Material for the task:
......
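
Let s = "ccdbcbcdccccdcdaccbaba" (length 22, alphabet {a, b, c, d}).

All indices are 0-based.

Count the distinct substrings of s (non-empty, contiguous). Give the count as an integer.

221

sorted suffixes:
  #0 SA[0]=21  'a'
  #1 SA[1]=19  'aba'
  #2 SA[2]=15  'accbaba'
  #3 SA[3]=20  'ba'
  #4 SA[4]=18  'baba'
  #5 SA[5]=3  'bcbcdccccdcdaccbaba'
  #6 SA[6]=5  'bcdccccdcdaccbaba'
  #7 SA[7]=17  'cbaba'
  #8 SA[8]=4  'cbcdccccdcdaccbaba'
  #9 SA[9]=16  'ccbaba'
  #10 SA[10]=8  'ccccdcdaccbaba'
  #11 SA[11]=9  'cccdcdaccbaba'
  #12 SA[12]=0  'ccdbcbcdccccdcdaccbaba'
  #13 SA[13]=10  'ccdcdaccbaba'
  #14 SA[14]=13  'cdaccbaba'
  #15 SA[15]=1  'cdbcbcdccccdcdaccbaba'
  #16 SA[16]=6  'cdccccdcdaccbaba'
  #17 SA[17]=11  'cdcdaccbaba'
  #18 SA[18]=14  'daccbaba'
  #19 SA[19]=2  'dbcbcdccccdcdaccbaba'
  #20 SA[20]=7  'dccccdcdaccbaba'
  #21 SA[21]=12  'dcdaccbaba'

SA = [21, 19, 15, 20, 18, 3, 5, 17, 4, 16, 8, 9, 0, 10, 13, 1, 6, 11, 14, 2, 7, 12]
i: (SA[i-1],SA[i]) lcp shared
  1: (21,19) 1 'a'
  2: (19,15) 1 'a'
  3: (15,20) 0 ''
  4: (20,18) 2 'ba'
  5: (18,3) 1 'b'
  6: (3,5) 2 'bc'
  7: (5,17) 0 ''
  8: (17,4) 2 'cb'
  9: (4,16) 1 'c'
  10: (16,8) 2 'cc'
  11: (8,9) 3 'ccc'
  12: (9,0) 2 'cc'
  13: (0,10) 3 'ccd'
  14: (10,13) 1 'c'
  15: (13,1) 2 'cd'
  16: (1,6) 2 'cd'
  17: (6,11) 3 'cdc'
  18: (11,14) 0 ''
  19: (14,2) 1 'd'
  20: (2,7) 1 'd'
  21: (7,12) 2 'dc'

n(n+1)/2 = 22·23/2 = 253
Σ LCP = 0 + 1 + 1 + 0 + 2 + 1 + 2 + 0 + 2 + 1 + 2 + 3 + 2 + 3 + 1 + 2 + 2 + 3 + 0 + 1 + 1 + 2 = 32
distinct = 253 − 32 = 221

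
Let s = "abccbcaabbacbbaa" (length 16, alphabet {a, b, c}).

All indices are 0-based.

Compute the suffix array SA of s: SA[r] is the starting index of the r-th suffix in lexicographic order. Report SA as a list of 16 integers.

sorted suffixes:
  #0 SA[0]=15  'a'
  #1 SA[1]=14  'aa'
  #2 SA[2]=6  'aabbacbbaa'
  #3 SA[3]=7  'abbacbbaa'
  #4 SA[4]=0  'abccbcaabbacbbaa'
  #5 SA[5]=10  'acbbaa'
  #6 SA[6]=13  'baa'
  #7 SA[7]=9  'bacbbaa'
  #8 SA[8]=12  'bbaa'
  #9 SA[9]=8  'bbacbbaa'
  #10 SA[10]=4  'bcaabbacbbaa'
  #11 SA[11]=1  'bccbcaabbacbbaa'
  #12 SA[12]=5  'caabbacbbaa'
  #13 SA[13]=11  'cbbaa'
  #14 SA[14]=3  'cbcaabbacbbaa'
  #15 SA[15]=2  'ccbcaabbacbbaa'

[15, 14, 6, 7, 0, 10, 13, 9, 12, 8, 4, 1, 5, 11, 3, 2]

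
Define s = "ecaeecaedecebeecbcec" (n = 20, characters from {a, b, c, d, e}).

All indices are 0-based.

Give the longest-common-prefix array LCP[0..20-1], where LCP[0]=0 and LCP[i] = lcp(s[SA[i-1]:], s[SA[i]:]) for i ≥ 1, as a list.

[0, 2, 0, 1, 0, 1, 3, 1, 1, 2, 0, 0, 1, 2, 4, 2, 2, 1, 1, 3]

sorted suffixes:
  #0 SA[0]=6  'aedecebeecbcec'
  #1 SA[1]=2  'aeecaedecebeecbcec'
  #2 SA[2]=16  'bcec'
  #3 SA[3]=12  'beecbcec'
  #4 SA[4]=19  'c'
  #5 SA[5]=5  'caedecebeecbcec'
  #6 SA[6]=1  'caeecaedecebeecbcec'
  #7 SA[7]=15  'cbcec'
  #8 SA[8]=10  'cebeecbcec'
  #9 SA[9]=17  'cec'
  #10 SA[10]=8  'decebeecbcec'
  #11 SA[11]=11  'ebeecbcec'
  #12 SA[12]=18  'ec'
  #13 SA[13]=4  'ecaedecebeecbcec'
  #14 SA[14]=0  'ecaeecaedecebeecbcec'
  #15 SA[15]=14  'ecbcec'
  #16 SA[16]=9  'ecebeecbcec'
  #17 SA[17]=7  'edecebeecbcec'
  #18 SA[18]=3  'eecaedecebeecbcec'
  #19 SA[19]=13  'eecbcec'

SA = [6, 2, 16, 12, 19, 5, 1, 15, 10, 17, 8, 11, 18, 4, 0, 14, 9, 7, 3, 13]
rank  pair      lcp
   1  s[6:],s[2:]  2  'ae'
   2  s[2:],s[16:]  0  ''
   3  s[16:],s[12:]  1  'b'
   4  s[12:],s[19:]  0  ''
   5  s[19:],s[5:]  1  'c'
   6  s[5:],s[1:]  3  'cae'
   7  s[1:],s[15:]  1  'c'
   8  s[15:],s[10:]  1  'c'
   9  s[10:],s[17:]  2  'ce'
  10  s[17:],s[8:]  0  ''
  11  s[8:],s[11:]  0  ''
  12  s[11:],s[18:]  1  'e'
  13  s[18:],s[4:]  2  'ec'
  14  s[4:],s[0:]  4  'ecae'
  15  s[0:],s[14:]  2  'ec'
  16  s[14:],s[9:]  2  'ec'
  17  s[9:],s[7:]  1  'e'
  18  s[7:],s[3:]  1  'e'
  19  s[3:],s[13:]  3  'eec'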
......
Exercise aim: Take the line containing "Give the longest-common-prefix" as the start and the last line of the data as the end, and reproduce that range exactly.

The completed task:
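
Give the longest-common-prefix array LCP[0..20-1], where LCP[0]=0 and LCP[i] = lcp(s[SA[i-1]:], s[SA[i]:]) for i ≥ 1, as a list.

[0, 2, 0, 1, 0, 1, 3, 1, 1, 2, 0, 0, 1, 2, 4, 2, 2, 1, 1, 3]

sorted suffixes:
  #0 SA[0]=6  'aedecebeecbcec'
  #1 SA[1]=2  'aeecaedecebeecbcec'
  #2 SA[2]=16  'bcec'
  #3 SA[3]=12  'beecbcec'
  #4 SA[4]=19  'c'
  #5 SA[5]=5  'caedecebeecbcec'
  #6 SA[6]=1  'caeecaedecebeecbcec'
  #7 SA[7]=15  'cbcec'
  #8 SA[8]=10  'cebeecbcec'
  #9 SA[9]=17  'cec'
  #10 SA[10]=8  'decebeecbcec'
  #11 SA[11]=11  'ebeecbcec'
  #12 SA[12]=18  'ec'
  #13 SA[13]=4  'ecaedecebeecbcec'
  #14 SA[14]=0  'ecaeecaedecebeecbcec'
  #15 SA[15]=14  'ecbcec'
  #16 SA[16]=9  'ecebeecbcec'
  #17 SA[17]=7  'edecebeecbcec'
  #18 SA[18]=3  'eecaedecebeecbcec'
  #19 SA[19]=13  'eecbcec'

SA = [6, 2, 16, 12, 19, 5, 1, 15, 10, 17, 8, 11, 18, 4, 0, 14, 9, 7, 3, 13]
rank  pair      lcp
   1  s[6:],s[2:]  2  'ae'
   2  s[2:],s[16:]  0  ''
   3  s[16:],s[12:]  1  'b'
   4  s[12:],s[19:]  0  ''
   5  s[19:],s[5:]  1  'c'
   6  s[5:],s[1:]  3  'cae'
   7  s[1:],s[15:]  1  'c'
   8  s[15:],s[10:]  1  'c'
   9  s[10:],s[17:]  2  'ce'
  10  s[17:],s[8:]  0  ''
  11  s[8:],s[11:]  0  ''
  12  s[11:],s[18:]  1  'e'
  13  s[18:],s[4:]  2  'ec'
  14  s[4:],s[0:]  4  'ecae'
  15  s[0:],s[14:]  2  'ec'
  16  s[14:],s[9:]  2  'ec'
  17  s[9:],s[7:]  1  'e'
  18  s[7:],s[3:]  1  'e'
  19  s[3:],s[13:]  3  'eec'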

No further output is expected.